> [Work to be completed]
All of the data must be output without alteration.

> [The data]
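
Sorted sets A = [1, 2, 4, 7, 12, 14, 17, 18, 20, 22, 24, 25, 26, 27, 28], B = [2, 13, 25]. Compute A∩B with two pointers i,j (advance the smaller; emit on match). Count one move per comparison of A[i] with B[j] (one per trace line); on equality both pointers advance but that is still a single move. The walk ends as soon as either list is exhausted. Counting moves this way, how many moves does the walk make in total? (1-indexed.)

[i=1,j=1] 1<2 → i++
[i=2,j=1] 2==2 emit → i++,j++
[i=3,j=2] 4<13 → i++
[i=4,j=2] 7<13 → i++
[i=5,j=2] 12<13 → i++
[i=6,j=2] 14>13 → j++
[i=6,j=3] 14<25 → i++
[i=7,j=3] 17<25 → i++
[i=8,j=3] 18<25 → i++
[i=9,j=3] 20<25 → i++
[i=10,j=3] 22<25 → i++
[i=11,j=3] 24<25 → i++
[i=12,j=3] 25==25 emit → i++,j++

13 moves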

> [Exercise output]
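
Sorted sets A = [1, 2, 4, 7, 12, 14, 17, 18, 20, 22, 24, 25, 26, 27, 28], B = [2, 13, 25]. Compute A∩B with two pointers i,j (advance the smaller; emit on match). Count one move per comparison of A[i] with B[j] (one per trace line); on equality both pointers advance but that is still a single move. The walk ends as soon as either list is exhausted. Counting moves this way, how many moves does the walk make in total? (1-indexed.)

[i=1,j=1] 1<2 → i++
[i=2,j=1] 2==2 emit → i++,j++
[i=3,j=2] 4<13 → i++
[i=4,j=2] 7<13 → i++
[i=5,j=2] 12<13 → i++
[i=6,j=2] 14>13 → j++
[i=6,j=3] 14<25 → i++
[i=7,j=3] 17<25 → i++
[i=8,j=3] 18<25 → i++
[i=9,j=3] 20<25 → i++
[i=10,j=3] 22<25 → i++
[i=11,j=3] 24<25 → i++
[i=12,j=3] 25==25 emit → i++,j++

13 moves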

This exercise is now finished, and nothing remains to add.